What this task involves.
Given the records below, set each one down again exactly as it reads.

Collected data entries
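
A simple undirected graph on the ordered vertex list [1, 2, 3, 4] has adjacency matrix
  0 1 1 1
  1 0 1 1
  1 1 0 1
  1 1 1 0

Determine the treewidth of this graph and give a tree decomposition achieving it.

A single bag containing all 4 vertices is trivially a valid decomposition of width 3. Conversely, {1, 2, 3, 4} is a clique of size 4, and the vertices of any clique must share a bag in every tree decomposition; so some bag has ≥ 4 vertices and tw(G) ≥ 3. Therefore the treewidth is 3.

Treewidth 3.
One such decomposition:
Bags: B1 = {1, 2, 3, 4}
Tree: (single bag)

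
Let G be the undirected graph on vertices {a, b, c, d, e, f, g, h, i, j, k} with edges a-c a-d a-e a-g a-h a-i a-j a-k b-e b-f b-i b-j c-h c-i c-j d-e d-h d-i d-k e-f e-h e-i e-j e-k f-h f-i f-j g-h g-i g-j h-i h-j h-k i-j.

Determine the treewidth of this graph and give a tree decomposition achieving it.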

Result.
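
A simple undirected graph on the ordered vertex list [1, 2, 3, 4] has adjacency matrix
  0 1 1 1
  1 0 1 1
  1 1 0 1
  1 1 1 0

Determine the treewidth of this graph and give a tree decomposition achieving it.

A single bag containing all 4 vertices is trivially a valid decomposition of width 3. Conversely, {1, 2, 3, 4} is a clique of size 4, and the vertices of any clique must share a bag in every tree decomposition; so some bag has ≥ 4 vertices and tw(G) ≥ 3. Therefore the treewidth is 3.

Treewidth 3.
One such decomposition:
Bags: B1 = {1, 2, 3, 4}
Tree: (single bag)

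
Let G be the undirected graph on vertices {a, b, c, d, e, f, g, h, i, j, k} with edges a-c a-d a-e a-g a-h a-i a-j a-k b-e b-f b-i b-j c-h c-i c-j d-e d-h d-i d-k e-f e-h e-i e-j e-k f-h f-i f-j g-h g-i g-j h-i h-j h-k i-j.

Determine the treewidth of this graph and give a tree decomposition achieving it.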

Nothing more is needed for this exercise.